• Required action: Take every line from the records below that includes the word "phonotactics".

Stored data entries:
• • • • •

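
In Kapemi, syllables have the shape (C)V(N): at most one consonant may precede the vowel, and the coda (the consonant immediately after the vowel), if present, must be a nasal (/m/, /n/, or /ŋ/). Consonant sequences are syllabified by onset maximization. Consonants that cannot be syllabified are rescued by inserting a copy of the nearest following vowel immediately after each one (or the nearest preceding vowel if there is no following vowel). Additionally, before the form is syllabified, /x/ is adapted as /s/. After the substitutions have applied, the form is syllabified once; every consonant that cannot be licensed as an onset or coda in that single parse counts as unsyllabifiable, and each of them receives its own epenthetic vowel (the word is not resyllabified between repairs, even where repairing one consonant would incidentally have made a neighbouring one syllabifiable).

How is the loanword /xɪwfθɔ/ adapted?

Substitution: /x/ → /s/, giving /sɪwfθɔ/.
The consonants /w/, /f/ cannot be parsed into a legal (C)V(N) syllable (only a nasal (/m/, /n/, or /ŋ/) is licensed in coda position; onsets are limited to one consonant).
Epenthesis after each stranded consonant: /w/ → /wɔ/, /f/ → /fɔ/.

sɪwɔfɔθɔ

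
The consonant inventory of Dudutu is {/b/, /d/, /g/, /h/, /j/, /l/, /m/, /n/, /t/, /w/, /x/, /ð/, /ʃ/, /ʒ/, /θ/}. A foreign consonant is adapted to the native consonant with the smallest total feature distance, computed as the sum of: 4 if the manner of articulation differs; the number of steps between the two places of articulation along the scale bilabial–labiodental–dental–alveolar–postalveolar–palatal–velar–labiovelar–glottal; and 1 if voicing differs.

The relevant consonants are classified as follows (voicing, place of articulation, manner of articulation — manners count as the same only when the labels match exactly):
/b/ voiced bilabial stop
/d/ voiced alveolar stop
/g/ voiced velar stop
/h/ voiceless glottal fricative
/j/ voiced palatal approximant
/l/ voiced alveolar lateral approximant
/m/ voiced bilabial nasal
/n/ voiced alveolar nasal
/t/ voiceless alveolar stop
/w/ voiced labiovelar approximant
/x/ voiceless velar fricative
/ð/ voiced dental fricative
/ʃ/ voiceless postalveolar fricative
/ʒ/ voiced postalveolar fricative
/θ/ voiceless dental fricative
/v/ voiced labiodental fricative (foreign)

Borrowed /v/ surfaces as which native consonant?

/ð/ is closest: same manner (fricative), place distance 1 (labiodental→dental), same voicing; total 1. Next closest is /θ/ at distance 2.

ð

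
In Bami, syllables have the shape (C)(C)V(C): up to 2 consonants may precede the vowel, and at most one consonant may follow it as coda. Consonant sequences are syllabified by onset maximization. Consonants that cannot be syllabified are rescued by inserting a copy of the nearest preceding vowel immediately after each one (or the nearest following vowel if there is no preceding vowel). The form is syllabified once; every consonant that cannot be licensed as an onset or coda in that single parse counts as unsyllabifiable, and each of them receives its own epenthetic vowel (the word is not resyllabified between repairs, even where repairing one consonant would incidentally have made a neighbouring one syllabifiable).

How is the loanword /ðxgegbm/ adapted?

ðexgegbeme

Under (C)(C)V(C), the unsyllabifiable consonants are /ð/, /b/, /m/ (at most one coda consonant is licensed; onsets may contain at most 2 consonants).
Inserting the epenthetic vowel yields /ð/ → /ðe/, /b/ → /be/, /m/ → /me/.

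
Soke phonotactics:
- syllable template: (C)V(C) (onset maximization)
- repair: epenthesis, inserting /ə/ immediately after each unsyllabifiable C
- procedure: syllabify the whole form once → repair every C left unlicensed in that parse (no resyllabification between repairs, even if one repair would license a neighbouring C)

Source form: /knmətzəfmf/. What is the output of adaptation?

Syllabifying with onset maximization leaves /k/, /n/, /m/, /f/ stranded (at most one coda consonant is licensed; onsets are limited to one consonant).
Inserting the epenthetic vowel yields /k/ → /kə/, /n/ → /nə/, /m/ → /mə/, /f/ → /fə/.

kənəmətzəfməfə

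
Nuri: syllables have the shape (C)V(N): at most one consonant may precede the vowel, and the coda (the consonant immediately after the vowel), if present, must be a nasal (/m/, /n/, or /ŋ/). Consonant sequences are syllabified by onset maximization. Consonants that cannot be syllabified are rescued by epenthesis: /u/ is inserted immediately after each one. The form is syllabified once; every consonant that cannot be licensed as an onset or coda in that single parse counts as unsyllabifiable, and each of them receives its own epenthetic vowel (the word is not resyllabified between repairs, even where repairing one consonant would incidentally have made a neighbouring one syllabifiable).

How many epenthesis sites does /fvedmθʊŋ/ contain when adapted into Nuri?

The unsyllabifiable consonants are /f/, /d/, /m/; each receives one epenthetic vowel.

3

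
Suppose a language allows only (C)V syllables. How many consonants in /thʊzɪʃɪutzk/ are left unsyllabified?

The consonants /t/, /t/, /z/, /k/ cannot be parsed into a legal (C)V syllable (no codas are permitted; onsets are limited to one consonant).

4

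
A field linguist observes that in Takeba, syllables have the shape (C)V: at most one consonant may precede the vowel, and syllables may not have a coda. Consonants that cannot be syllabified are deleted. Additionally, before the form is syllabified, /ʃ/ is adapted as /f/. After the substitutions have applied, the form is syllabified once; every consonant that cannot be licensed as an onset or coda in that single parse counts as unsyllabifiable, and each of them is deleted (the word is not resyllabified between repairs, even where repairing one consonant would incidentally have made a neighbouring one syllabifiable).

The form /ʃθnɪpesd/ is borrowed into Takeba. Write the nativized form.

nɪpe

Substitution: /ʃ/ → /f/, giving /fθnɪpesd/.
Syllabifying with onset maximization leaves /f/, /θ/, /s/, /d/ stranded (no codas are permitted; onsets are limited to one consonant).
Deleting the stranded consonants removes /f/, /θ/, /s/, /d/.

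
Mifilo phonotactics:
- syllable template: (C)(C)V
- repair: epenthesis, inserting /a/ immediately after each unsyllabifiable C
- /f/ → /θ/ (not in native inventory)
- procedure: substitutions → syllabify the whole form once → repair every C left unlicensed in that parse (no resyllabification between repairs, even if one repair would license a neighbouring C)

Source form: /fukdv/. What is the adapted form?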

• • • • •

• Problem solution:
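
Soke phonotactics:
Mifilo phonotactics: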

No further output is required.